Excerpts from a dataset
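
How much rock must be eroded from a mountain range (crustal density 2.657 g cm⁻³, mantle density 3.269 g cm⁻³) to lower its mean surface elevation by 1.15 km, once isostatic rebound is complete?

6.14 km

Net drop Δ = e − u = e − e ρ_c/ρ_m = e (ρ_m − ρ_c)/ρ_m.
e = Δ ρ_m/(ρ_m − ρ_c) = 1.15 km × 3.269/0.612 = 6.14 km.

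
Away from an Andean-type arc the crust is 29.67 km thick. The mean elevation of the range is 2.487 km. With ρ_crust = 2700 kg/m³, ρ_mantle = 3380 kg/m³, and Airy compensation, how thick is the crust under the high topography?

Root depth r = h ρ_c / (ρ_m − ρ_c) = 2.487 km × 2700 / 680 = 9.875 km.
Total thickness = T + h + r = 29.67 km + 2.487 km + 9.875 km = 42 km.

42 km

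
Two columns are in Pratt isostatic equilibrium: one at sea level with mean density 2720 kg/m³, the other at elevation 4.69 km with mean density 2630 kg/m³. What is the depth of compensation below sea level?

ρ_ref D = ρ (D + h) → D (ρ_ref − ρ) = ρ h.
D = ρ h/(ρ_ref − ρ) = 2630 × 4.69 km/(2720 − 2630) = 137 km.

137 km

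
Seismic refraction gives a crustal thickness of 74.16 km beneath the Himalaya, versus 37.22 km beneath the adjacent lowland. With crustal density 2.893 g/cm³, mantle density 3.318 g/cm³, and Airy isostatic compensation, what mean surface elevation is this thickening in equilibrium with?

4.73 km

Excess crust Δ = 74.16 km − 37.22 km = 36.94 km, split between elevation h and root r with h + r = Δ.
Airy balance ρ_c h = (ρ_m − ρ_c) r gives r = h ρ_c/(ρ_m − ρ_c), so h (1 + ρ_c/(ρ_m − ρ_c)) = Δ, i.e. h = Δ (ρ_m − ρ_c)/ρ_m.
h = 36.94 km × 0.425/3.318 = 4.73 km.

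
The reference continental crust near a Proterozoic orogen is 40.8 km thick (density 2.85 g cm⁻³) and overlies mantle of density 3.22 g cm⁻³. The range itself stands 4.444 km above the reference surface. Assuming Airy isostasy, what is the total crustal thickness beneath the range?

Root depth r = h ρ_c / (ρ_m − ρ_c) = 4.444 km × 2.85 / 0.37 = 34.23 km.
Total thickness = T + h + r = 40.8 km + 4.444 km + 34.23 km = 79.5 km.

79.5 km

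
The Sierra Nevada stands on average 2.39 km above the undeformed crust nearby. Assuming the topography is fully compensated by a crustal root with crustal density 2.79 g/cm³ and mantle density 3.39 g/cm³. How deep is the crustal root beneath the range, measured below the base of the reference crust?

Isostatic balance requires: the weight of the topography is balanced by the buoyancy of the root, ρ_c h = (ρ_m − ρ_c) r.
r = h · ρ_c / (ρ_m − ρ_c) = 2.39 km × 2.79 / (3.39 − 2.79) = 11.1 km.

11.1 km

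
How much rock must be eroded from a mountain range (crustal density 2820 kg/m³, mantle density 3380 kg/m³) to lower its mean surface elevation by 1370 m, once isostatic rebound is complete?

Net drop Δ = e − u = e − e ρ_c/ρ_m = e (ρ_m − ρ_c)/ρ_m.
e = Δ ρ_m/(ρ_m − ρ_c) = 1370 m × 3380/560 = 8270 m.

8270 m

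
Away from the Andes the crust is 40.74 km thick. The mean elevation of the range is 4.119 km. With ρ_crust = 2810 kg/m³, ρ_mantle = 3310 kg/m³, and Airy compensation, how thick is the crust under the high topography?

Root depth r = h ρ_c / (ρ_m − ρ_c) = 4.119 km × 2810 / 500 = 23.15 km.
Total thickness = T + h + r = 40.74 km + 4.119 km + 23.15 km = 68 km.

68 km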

--

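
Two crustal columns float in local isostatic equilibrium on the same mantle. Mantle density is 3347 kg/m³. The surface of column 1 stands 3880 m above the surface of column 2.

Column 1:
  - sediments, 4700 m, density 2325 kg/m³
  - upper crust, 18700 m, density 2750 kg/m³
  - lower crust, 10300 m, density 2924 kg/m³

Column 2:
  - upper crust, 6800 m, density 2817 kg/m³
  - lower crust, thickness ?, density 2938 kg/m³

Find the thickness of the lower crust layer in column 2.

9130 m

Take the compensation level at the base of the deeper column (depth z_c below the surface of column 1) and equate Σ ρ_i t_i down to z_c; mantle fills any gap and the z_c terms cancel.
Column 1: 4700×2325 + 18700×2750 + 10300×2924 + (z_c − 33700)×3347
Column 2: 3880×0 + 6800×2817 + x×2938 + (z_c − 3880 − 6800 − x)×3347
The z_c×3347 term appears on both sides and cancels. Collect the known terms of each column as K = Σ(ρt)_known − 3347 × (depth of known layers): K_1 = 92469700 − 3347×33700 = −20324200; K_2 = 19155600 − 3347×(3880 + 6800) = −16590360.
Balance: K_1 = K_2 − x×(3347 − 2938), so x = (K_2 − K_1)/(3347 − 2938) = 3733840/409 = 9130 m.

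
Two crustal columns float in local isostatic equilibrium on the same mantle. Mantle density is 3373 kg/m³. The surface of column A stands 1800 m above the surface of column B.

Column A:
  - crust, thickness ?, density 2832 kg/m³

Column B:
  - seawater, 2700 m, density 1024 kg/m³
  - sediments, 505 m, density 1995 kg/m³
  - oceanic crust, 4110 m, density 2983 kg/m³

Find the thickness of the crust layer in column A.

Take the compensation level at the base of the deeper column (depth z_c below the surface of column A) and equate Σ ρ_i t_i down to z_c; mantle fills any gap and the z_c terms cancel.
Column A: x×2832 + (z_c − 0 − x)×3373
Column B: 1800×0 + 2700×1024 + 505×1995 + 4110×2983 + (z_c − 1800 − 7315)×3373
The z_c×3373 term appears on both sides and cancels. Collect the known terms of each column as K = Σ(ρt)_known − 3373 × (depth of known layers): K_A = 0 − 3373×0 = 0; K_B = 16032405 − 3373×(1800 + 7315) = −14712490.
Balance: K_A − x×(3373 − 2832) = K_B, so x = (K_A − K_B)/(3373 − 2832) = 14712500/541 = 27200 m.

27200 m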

# What the task requires:
After locating the line holding "- lower crust, 10300 m, density 2924 kg/m³" above, output exactly that line and every line after it through the line holding "- lower crust, thickness". Include nothing else.

# Answer for this exercise:
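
  - lower crust, 10300 m, density 2924 kg/m³

Column 2:
  - upper crust, 6800 m, density 2817 kg/m³
  - lower crust, thickness ?, density 2938 kg/m³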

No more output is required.